[WHAT NEEDS TO BE DONE]:
Scan the data below. Pull out each line where "routine" occurs.

[MATERIAL SUPPLIED]:
********************
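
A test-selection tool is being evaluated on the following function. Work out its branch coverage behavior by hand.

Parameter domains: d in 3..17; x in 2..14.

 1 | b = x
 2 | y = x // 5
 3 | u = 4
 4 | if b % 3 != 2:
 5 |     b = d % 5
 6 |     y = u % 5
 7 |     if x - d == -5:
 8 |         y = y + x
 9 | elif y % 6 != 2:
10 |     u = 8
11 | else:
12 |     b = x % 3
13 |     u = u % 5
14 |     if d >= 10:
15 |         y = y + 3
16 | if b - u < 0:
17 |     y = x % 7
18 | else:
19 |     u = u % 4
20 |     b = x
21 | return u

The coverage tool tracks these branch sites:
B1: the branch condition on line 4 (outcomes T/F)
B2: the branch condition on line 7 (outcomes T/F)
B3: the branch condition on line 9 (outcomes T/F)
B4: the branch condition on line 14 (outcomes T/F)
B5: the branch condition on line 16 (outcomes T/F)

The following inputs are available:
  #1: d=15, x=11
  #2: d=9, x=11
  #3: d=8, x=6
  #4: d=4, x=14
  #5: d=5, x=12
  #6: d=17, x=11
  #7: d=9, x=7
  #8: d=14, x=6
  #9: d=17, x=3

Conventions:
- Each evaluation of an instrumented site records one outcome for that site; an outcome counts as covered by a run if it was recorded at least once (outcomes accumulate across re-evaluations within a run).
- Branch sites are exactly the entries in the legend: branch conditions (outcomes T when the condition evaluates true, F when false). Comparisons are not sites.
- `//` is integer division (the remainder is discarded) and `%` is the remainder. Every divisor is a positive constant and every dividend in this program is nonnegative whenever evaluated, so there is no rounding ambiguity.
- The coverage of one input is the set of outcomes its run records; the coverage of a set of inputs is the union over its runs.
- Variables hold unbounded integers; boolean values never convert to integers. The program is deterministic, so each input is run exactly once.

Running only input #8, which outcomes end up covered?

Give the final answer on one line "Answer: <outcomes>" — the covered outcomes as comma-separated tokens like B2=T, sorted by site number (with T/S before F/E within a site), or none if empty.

Simulating input #8 (d=14, x=6) step by step:
  B1->T, B2->F, B5->F
collecting distinct outcomes: B1=T, B2=F, B5=F

Answer: B1=T, B2=F, B5=F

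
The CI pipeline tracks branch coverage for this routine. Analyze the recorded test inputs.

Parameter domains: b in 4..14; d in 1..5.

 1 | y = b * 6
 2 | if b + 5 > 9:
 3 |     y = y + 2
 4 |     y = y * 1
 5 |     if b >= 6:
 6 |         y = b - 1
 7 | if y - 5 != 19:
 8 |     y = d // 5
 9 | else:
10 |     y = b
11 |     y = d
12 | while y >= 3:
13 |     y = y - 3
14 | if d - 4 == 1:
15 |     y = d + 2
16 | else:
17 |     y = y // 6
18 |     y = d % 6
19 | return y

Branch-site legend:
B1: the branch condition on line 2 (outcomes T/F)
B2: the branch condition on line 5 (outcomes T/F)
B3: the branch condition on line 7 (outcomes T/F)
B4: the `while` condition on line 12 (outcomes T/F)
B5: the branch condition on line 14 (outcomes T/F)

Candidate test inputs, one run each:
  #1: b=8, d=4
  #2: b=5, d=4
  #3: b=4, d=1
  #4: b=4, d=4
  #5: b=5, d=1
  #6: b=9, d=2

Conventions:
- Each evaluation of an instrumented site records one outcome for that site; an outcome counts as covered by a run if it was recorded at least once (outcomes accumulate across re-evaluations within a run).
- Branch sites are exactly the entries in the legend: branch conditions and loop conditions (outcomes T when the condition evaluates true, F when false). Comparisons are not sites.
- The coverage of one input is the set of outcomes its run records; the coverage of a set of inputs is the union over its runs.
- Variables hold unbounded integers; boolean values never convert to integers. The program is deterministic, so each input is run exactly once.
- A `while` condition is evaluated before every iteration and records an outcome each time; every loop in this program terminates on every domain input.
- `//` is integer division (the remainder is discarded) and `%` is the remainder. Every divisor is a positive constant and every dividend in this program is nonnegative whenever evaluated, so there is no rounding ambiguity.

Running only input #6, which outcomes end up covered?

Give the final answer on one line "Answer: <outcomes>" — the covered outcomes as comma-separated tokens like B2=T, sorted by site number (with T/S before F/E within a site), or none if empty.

Running input #6 (b=9, d=2), event by event:
  B1->T, B2->T, B3->T, B4->F, B5->F
deduplicating events, the covered set is: B1=T, B2=T, B3=T, B4=F, B5=F

Answer: B1=T, B2=T, B3=T, B4=F, B5=F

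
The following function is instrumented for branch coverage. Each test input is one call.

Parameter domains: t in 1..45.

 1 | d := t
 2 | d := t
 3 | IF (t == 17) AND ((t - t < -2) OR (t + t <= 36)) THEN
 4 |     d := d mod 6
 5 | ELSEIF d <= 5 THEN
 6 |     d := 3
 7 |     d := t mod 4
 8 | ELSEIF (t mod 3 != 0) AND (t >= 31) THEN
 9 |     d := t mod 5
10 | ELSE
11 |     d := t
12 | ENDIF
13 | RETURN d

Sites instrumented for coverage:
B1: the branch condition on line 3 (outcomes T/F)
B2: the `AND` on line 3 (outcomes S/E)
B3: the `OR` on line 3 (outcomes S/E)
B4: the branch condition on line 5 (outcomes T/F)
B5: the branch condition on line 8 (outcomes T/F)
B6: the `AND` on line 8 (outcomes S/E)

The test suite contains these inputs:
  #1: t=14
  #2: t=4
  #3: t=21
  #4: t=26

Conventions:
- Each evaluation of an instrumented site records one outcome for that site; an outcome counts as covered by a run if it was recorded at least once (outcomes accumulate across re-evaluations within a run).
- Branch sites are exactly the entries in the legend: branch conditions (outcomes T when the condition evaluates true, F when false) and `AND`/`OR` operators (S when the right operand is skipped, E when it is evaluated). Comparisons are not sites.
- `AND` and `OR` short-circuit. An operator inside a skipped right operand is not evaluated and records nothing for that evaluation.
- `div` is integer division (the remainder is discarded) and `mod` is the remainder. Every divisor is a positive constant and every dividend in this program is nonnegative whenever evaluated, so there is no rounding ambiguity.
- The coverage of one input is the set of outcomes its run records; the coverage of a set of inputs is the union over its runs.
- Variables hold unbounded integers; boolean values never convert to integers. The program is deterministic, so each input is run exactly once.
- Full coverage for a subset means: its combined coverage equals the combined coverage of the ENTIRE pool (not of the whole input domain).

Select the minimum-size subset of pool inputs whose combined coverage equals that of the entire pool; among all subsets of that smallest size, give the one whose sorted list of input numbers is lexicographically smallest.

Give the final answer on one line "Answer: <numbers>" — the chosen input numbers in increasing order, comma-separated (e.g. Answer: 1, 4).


input #1 (t=14): covers B1=F, B2=S, B4=F, B5=F, B6=E
input #2 (t=4): covers B1=F, B2=S, B4=T
input #3 (t=21): covers B1=F, B2=S, B4=F, B5=F, B6=S
input #4 (t=26): covers B1=F, B2=S, B4=F, B5=F, B6=E
union over all inputs: B1=F, B2=S, B4=T, B4=F, B5=F, B6=S, B6=E (7 outcomes)
no size-1 subset reaches all 7 outcomes (best union: 5/7)
no size-2 subset reaches all 7 outcomes (best union: 6/7)
inputs {1, 2, 3} (size 3) cover everything; no size-3 subset with a lexicographically smaller index list covers all 7
Answer: 1, 2, 3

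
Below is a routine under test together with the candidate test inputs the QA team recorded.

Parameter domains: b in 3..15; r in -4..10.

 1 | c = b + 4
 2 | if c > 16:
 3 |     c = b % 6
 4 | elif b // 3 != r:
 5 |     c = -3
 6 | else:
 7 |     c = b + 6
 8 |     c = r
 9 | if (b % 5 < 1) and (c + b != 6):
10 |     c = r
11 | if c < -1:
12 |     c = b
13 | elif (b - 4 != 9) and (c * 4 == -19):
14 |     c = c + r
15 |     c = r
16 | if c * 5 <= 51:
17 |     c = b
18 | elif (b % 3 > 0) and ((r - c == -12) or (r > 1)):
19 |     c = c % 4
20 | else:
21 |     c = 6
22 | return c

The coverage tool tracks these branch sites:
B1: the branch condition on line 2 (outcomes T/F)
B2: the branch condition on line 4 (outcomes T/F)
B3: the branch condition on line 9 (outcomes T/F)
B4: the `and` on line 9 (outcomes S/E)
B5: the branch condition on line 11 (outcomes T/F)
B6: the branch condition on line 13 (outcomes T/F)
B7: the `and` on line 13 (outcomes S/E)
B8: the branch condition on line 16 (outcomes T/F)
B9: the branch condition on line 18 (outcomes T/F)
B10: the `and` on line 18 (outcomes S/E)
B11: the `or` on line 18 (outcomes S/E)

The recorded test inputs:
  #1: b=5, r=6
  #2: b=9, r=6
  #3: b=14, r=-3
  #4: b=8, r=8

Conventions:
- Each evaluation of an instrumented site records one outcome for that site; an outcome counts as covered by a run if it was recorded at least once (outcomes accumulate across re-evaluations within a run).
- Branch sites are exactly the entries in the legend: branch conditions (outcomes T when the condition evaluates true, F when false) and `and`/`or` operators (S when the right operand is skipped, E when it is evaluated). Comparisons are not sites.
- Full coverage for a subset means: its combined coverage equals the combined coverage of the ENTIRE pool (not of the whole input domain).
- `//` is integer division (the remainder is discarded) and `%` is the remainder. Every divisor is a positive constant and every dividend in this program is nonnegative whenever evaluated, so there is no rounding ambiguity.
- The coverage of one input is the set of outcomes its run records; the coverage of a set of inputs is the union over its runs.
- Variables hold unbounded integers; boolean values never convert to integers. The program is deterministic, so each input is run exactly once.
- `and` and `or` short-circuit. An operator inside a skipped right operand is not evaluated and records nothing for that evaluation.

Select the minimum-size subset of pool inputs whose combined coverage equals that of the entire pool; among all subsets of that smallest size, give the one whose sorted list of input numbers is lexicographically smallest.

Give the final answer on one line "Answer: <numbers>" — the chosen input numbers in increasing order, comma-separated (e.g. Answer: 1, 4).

test 1 (b=5, r=6) fires B1->F, B2->T, B4->E, B3->T, B5->F, B7->E, B6->F, B8->T; hits B1=F, B2=T, B3=T, B4=E, B5=F, B6=F, B7=E, B8=T
test 2 (b=9, r=6) fires B1->F, B2->T, B4->S, B3->F, B5->T, B8->T; hits B1=F, B2=T, B3=F, B4=S, B5=T, B8=T
test 3 (b=14, r=-3) fires B1->T, B4->S, B3->F, B5->F, B7->E, B6->F, B8->T; hits B1=T, B3=F, B4=S, B5=F, B6=F, B7=E, B8=T
test 4 (b=8, r=8) fires B1->F, B2->T, B4->S, B3->F, B5->T, B8->T; hits B1=F, B2=T, B3=F, B4=S, B5=T, B8=T
together the pool reaches 12 outcomes: B1=T, B1=F, B2=T, B3=T, B3=F, B4=S, B4=E, B5=T, B5=F, B6=F, B7=E, B8=T
checked all size-1 subsets: none covers 12 outcomes (max 8/12)
checked all size-2 subsets: none covers 12 outcomes (max 11/12)
size 3: inputs {1, 2, 3} cover all 12 outcomes, and no lexicographically smaller subset of this size does

Answer: 1, 2, 3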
********************
[WORKED SOLUTION]:
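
The CI pipeline tracks branch coverage for this routine. Analyze the recorded test inputs.
Below is a routine under test together with the candidate test inputs the QA team recorded.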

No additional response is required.